WORK REQUIRED :: Return the data. Every word must match.

INPUT RECORDS ::
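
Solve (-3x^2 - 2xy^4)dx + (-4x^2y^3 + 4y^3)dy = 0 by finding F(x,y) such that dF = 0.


Check exactness: ∂M/∂y = -8xy^3 and ∂N/∂x = -8xy^3; equal, so the equation is exact.
Integrate M with respect to x (treating y as constant): ∫M dx = -x^3 - x^2y^4 + h(y).
Differentiate w.r.t. y and set equal to N: the x-dependent terms already match, leaving h'(y) = 4y^3. Integrate: h(y) = y^4.
So F(x,y) = -x^3 - x^2y^4 + y^4.
General solution: -x^3 - x^2y^4 + y^4 = C.


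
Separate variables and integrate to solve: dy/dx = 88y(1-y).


Separate: dy/[y(1-y)] = 88 dx.
Partial fractions: 1/[y(1-y)] = 1/y + 1/(1-y).
Integrate: ln|y/(1-y)| = 88x + C₀.
Solve for y: y = 1/(1 + Ce^(-88x)).


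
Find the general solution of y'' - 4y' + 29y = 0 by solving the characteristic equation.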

REPLY ::
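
Solve (-3x^2 - 2xy^4)dx + (-4x^2y^3 + 4y^3)dy = 0 by finding F(x,y) such that dF = 0.


Check exactness: ∂M/∂y = -8xy^3 and ∂N/∂x = -8xy^3; equal, so the equation is exact.
Integrate M with respect to x (treating y as constant): ∫M dx = -x^3 - x^2y^4 + h(y).
Differentiate w.r.t. y and set equal to N: the x-dependent terms already match, leaving h'(y) = 4y^3. Integrate: h(y) = y^4.
So F(x,y) = -x^3 - x^2y^4 + y^4.
General solution: -x^3 - x^2y^4 + y^4 = C.


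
Separate variables and integrate to solve: dy/dx = 88y(1-y).


Separate: dy/[y(1-y)] = 88 dx.
Partial fractions: 1/[y(1-y)] = 1/y + 1/(1-y).
Integrate: ln|y/(1-y)| = 88x + C₀.
Solve for y: y = 1/(1 + Ce^(-88x)).


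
Find the general solution of y'' - 4y' + 29y = 0 by solving the characteristic equation.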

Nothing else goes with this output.